▶ [Data for processing]
====
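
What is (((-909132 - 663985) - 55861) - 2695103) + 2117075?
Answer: -2207006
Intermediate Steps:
(((-909132 - 663985) - 55861) - 2695103) + 2117075 = ((-1573117 - 55861) - 2695103) + 2117075 = (-1628978 - 2695103) + 2117075 = -4324081 + 2117075 = -2207006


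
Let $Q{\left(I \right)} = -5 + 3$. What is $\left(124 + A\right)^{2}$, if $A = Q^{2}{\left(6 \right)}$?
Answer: $16384$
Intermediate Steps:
$Q{\left(I \right)} = -2$
$A = 4$ ($A = \left(-2\right)^{2} = 4$)
$\left(124 + A\right)^{2} = \left(124 + 4\right)^{2} = 128^{2} = 16384$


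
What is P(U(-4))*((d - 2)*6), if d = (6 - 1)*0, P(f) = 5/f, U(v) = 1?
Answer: -60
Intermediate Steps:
d = 0 (d = 5*0 = 0)
P(U(-4))*((d - 2)*6) = (5/1)*((0 - 2)*6) = (5*1)*(-2*6) = 5*(-12) = -60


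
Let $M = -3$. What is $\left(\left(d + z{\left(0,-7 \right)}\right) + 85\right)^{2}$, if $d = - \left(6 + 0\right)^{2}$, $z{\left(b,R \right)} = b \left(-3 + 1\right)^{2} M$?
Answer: $2401$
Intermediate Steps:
$z{\left(b,R \right)} = - 12 b$ ($z{\left(b,R \right)} = b \left(-3 + 1\right)^{2} \left(-3\right) = b \left(-2\right)^{2} \left(-3\right) = b 4 \left(-3\right) = 4 b \left(-3\right) = - 12 b$)
$d = -36$ ($d = - 6^{2} = \left(-1\right) 36 = -36$)
$\left(\left(d + z{\left(0,-7 \right)}\right) + 85\right)^{2} = \left(\left(-36 - 0\right) + 85\right)^{2} = \left(\left(-36 + 0\right) + 85\right)^{2} = \left(-36 + 85\right)^{2} = 49^{2} = 2401$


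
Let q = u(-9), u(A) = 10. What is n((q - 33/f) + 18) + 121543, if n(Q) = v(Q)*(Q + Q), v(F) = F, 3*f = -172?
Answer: 1822021281/14792 ≈ 1.2318e+5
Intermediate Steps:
f = -172/3 (f = (⅓)*(-172) = -172/3 ≈ -57.333)
q = 10
n(Q) = 2*Q² (n(Q) = Q*(Q + Q) = Q*(2*Q) = 2*Q²)
n((q - 33/f) + 18) + 121543 = 2*((10 - 33/(-172/3)) + 18)² + 121543 = 2*((10 - 33*(-3/172)) + 18)² + 121543 = 2*((10 + 99/172) + 18)² + 121543 = 2*(1819/172 + 18)² + 121543 = 2*(4915/172)² + 121543 = 2*(24157225/29584) + 121543 = 24157225/14792 + 121543 = 1822021281/14792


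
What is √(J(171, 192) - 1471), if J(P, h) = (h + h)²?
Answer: √145985 ≈ 382.08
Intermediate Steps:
J(P, h) = 4*h² (J(P, h) = (2*h)² = 4*h²)
√(J(171, 192) - 1471) = √(4*192² - 1471) = √(4*36864 - 1471) = √(147456 - 1471) = √145985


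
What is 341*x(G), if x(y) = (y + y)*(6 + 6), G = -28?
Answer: -229152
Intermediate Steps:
x(y) = 24*y (x(y) = (2*y)*12 = 24*y)
341*x(G) = 341*(24*(-28)) = 341*(-672) = -229152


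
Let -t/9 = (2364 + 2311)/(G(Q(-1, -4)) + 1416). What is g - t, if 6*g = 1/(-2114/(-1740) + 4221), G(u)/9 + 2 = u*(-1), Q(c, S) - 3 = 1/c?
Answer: 10303695575/337946084 ≈ 30.489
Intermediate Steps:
Q(c, S) = 3 + 1/c
G(u) = -18 - 9*u (G(u) = -18 + 9*(u*(-1)) = -18 + 9*(-u) = -18 - 9*u)
g = 145/3673327 (g = 1/(6*(-2114/(-1740) + 4221)) = 1/(6*(-2114*(-1/1740) + 4221)) = 1/(6*(1057/870 + 4221)) = 1/(6*(3673327/870)) = (⅙)*(870/3673327) = 145/3673327 ≈ 3.9474e-5)
t = -2805/92 (t = -9*(2364 + 2311)/((-18 - 9*(3 + 1/(-1))) + 1416) = -42075/((-18 - 9*(3 - 1)) + 1416) = -42075/((-18 - 9*2) + 1416) = -42075/((-18 - 18) + 1416) = -42075/(-36 + 1416) = -42075/1380 = -9*935/276 = -2805/92 ≈ -30.489)
g - t = 145/3673327 - 1*(-2805/92) = 145/3673327 + 2805/92 = 10303695575/337946084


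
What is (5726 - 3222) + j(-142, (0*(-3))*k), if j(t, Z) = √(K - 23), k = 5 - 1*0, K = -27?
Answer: 2504 + 5*I*√2 ≈ 2504.0 + 7.0711*I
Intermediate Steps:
k = 5 (k = 5 + 0 = 5)
j(t, Z) = 5*I*√2 (j(t, Z) = √(-27 - 23) = √(-50) = 5*I*√2)
(5726 - 3222) + j(-142, (0*(-3))*k) = (5726 - 3222) + 5*I*√2 = 2504 + 5*I*√2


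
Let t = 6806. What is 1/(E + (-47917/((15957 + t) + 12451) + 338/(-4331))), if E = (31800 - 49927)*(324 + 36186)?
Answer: -152511834/100934889584087039 ≈ -1.5110e-9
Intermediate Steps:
E = -661816770 (E = -18127*36510 = -661816770)
1/(E + (-47917/((15957 + t) + 12451) + 338/(-4331))) = 1/(-661816770 + (-47917/((15957 + 6806) + 12451) + 338/(-4331))) = 1/(-661816770 + (-47917/(22763 + 12451) + 338*(-1/4331))) = 1/(-661816770 + (-47917/35214 - 338/4331)) = 1/(-661816770 - 219430859/152511834) = 1/(-100934889584087039/152511834) = -152511834/100934889584087039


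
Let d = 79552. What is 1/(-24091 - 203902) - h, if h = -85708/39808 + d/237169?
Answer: 978114663115499/538133220322784 ≈ 1.8176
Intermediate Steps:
h = -4290118659/2360305888 (h = -85708/39808 + 79552/237169 = -85708*1/39808 + 79552*(1/237169) = -21427/9952 + 79552/237169 = -4290118659/2360305888 ≈ -1.8176)
1/(-24091 - 203902) - h = 1/(-24091 - 203902) - 1*(-4290118659/2360305888) = 1/(-227993) + 4290118659/2360305888 = -1/227993 + 4290118659/2360305888 = 978114663115499/538133220322784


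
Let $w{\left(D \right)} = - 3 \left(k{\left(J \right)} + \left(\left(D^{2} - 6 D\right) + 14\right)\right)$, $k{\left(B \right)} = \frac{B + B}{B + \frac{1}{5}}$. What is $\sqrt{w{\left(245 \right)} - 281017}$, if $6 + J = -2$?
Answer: $\frac{2 i \sqrt{19296849}}{13} \approx 675.82 i$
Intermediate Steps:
$J = -8$ ($J = -6 - 2 = -8$)
$k{\left(B \right)} = \frac{2 B}{\frac{1}{5} + B}$ ($k{\left(B \right)} = \frac{2 B}{B + \frac{1}{5}} = \frac{2 B}{\frac{1}{5} + B}$)
$w{\left(D \right)} = - \frac{626}{13} - 3 D^{2} + 18 D$ ($w{\left(D \right)} = - 3 \left(10 \left(-8\right) \frac{1}{1 + 5 \left(-8\right)} + \left(\left(D^{2} - 6 D\right) + 14\right)\right) = - 3 \left(10 \left(-8\right) \frac{1}{1 - 40} + \left(14 + D^{2} - 6 D\right)\right) = - 3 \left(10 \left(-8\right) \frac{1}{-39} + \left(14 + D^{2} - 6 D\right)\right) = - 3 \left(10 \left(-8\right) \left(- \frac{1}{39}\right) + \left(14 + D^{2} - 6 D\right)\right) = - 3 \left(\frac{80}{39} + \left(14 + D^{2} - 6 D\right)\right) = - 3 \left(\frac{626}{39} + D^{2} - 6 D\right) = - \frac{626}{13} - 3 D^{2} + 18 D$)
$\sqrt{w{\left(245 \right)} - 281017} = \sqrt{\left(- \frac{626}{13} - 3 \cdot 245^{2} + 18 \cdot 245\right) - 281017} = \sqrt{\left(- \frac{626}{13} - 180075 + 4410\right) - 281017} = \sqrt{- \frac{2284271}{13} - 281017} = \sqrt{- \frac{5937492}{13}} = \frac{2 i \sqrt{19296849}}{13}$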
====
▶ [Work order]
Which lines run from the one holding "Let $M = -3$." through the one holding "Answer: $2401$" in the records above? Repeat them exactly, both included, and nothing more.

▶ [Solution for this exercise]
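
Let $M = -3$. What is $\left(\left(d + z{\left(0,-7 \right)}\right) + 85\right)^{2}$, if $d = - \left(6 + 0\right)^{2}$, $z{\left(b,R \right)} = b \left(-3 + 1\right)^{2} M$?
Answer: $2401$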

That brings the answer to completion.